**Stored items**
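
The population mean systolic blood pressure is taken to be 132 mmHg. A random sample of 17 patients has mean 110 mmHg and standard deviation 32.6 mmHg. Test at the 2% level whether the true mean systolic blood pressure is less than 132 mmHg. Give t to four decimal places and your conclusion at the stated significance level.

t = -2.7825; reject H0

H0: μ = 132; H1: μ < 132 (one-sample t-test, left-tailed).
t = (x̄ − μ₀)/(s/√n) = (110 − 132)/(32.6/√17) = -2.7825
df = n − 1 = 16
p-value = P(T ≤ -2.7825) ≈ 0.0067
Since p ≈ 0.0067 < α = 0.02, reject H0; the data support H1.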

**Task item**
Go through the data above and repeat all of it exactly.

**Worked solution**
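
The population mean systolic blood pressure is taken to be 132 mmHg. A random sample of 17 patients has mean 110 mmHg and standard deviation 32.6 mmHg. Test at the 2% level whether the true mean systolic blood pressure is less than 132 mmHg. Give t to four decimal places and your conclusion at the stated significance level.

t = -2.7825; reject H0

H0: μ = 132; H1: μ < 132 (one-sample t-test, left-tailed).
t = (x̄ − μ₀)/(s/√n) = (110 − 132)/(32.6/√17) = -2.7825
df = n − 1 = 16
p-value = P(T ≤ -2.7825) ≈ 0.0067
Since p ≈ 0.0067 < α = 0.02, reject H0; the data support H1.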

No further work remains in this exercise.